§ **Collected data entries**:
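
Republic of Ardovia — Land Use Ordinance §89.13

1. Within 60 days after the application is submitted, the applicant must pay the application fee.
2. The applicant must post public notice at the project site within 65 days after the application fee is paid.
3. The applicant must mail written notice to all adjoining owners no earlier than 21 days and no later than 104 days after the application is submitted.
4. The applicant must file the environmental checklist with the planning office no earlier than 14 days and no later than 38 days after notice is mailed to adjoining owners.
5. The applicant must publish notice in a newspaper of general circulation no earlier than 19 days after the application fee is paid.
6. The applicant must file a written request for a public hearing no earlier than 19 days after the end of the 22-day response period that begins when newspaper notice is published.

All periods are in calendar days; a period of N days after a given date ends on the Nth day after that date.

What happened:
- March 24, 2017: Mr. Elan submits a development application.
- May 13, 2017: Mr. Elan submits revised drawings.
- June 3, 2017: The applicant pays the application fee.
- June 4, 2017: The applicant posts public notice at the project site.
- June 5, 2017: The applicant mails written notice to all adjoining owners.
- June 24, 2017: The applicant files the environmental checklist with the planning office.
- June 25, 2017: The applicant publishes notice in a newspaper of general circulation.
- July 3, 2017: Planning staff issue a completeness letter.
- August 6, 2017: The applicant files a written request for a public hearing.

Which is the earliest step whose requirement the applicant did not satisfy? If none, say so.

Step 1

Step 1: 60 days after March 24, 2017 (when the application is submitted) is May 23, 2017; done June 3, 2017 — 11 days late.
No need to go further; step 1 was not satisfied.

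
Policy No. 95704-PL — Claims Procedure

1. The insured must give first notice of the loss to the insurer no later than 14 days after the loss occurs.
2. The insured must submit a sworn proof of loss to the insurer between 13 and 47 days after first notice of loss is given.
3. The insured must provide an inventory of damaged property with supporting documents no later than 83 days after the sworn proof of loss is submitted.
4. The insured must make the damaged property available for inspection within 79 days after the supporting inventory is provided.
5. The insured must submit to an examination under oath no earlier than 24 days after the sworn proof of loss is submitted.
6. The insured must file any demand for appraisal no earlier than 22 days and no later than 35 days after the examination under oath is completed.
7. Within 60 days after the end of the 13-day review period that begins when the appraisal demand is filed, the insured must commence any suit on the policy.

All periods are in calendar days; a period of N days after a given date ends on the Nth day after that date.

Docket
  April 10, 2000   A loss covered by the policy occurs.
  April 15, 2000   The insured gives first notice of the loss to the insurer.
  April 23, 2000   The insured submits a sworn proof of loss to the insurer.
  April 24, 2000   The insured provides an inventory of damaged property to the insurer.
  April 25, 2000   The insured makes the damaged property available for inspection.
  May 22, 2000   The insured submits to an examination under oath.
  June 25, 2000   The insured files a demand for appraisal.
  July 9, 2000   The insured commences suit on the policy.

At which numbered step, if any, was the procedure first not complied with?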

§ **Activity**: Each record above should be returned exactly as written.

§ **Solved exercise**:
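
Republic of Ardovia — Land Use Ordinance §89.13

1. Within 60 days after the application is submitted, the applicant must pay the application fee.
2. The applicant must post public notice at the project site within 65 days after the application fee is paid.
3. The applicant must mail written notice to all adjoining owners no earlier than 21 days and no later than 104 days after the application is submitted.
4. The applicant must file the environmental checklist with the planning office no earlier than 14 days and no later than 38 days after notice is mailed to adjoining owners.
5. The applicant must publish notice in a newspaper of general circulation no earlier than 19 days after the application fee is paid.
6. The applicant must file a written request for a public hearing no earlier than 19 days after the end of the 22-day response period that begins when newspaper notice is published.

All periods are in calendar days; a period of N days after a given date ends on the Nth day after that date.

What happened:
- March 24, 2017: Mr. Elan submits a development application.
- May 13, 2017: Mr. Elan submits revised drawings.
- June 3, 2017: The applicant pays the application fee.
- June 4, 2017: The applicant posts public notice at the project site.
- June 5, 2017: The applicant mails written notice to all adjoining owners.
- June 24, 2017: The applicant files the environmental checklist with the planning office.
- June 25, 2017: The applicant publishes notice in a newspaper of general circulation.
- July 3, 2017: Planning staff issue a completeness letter.
- August 6, 2017: The applicant files a written request for a public hearing.

Which is the earliest step whose requirement the applicant did not satisfy? If none, say so.

Step 1

Step 1: 60 days after March 24, 2017 (when the application is submitted) is May 23, 2017; done June 3, 2017 — 11 days late.
No need to go further; step 1 was not satisfied.

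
Policy No. 95704-PL — Claims Procedure

1. The insured must give first notice of the loss to the insurer no later than 14 days after the loss occurs.
2. The insured must submit a sworn proof of loss to the insurer between 13 and 47 days after first notice of loss is given.
3. The insured must provide an inventory of damaged property with supporting documents no later than 83 days after the sworn proof of loss is submitted.
4. The insured must make the damaged property available for inspection within 79 days after the supporting inventory is provided.
5. The insured must submit to an examination under oath no earlier than 24 days after the sworn proof of loss is submitted.
6. The insured must file any demand for appraisal no earlier than 22 days and no later than 35 days after the examination under oath is completed.
7. Within 60 days after the end of the 13-day review period that begins when the appraisal demand is filed, the insured must commence any suit on the policy.

All periods are in calendar days; a period of N days after a given date ends on the Nth day after that date.

Docket
  April 10, 2000   A loss covered by the policy occurs.
  April 15, 2000   The insured gives first notice of the loss to the insurer.
  April 23, 2000   The insured submits a sworn proof of loss to the insurer.
  April 24, 2000   The insured provides an inventory of damaged property to the insurer.
  April 25, 2000   The insured makes the damaged property available for inspection.
  May 22, 2000   The insured submits to an examination under oath.
  June 25, 2000   The insured files a demand for appraisal.
  July 9, 2000   The insured commences suit on the policy.

At which numbered step, if any, was the procedure first not complied with?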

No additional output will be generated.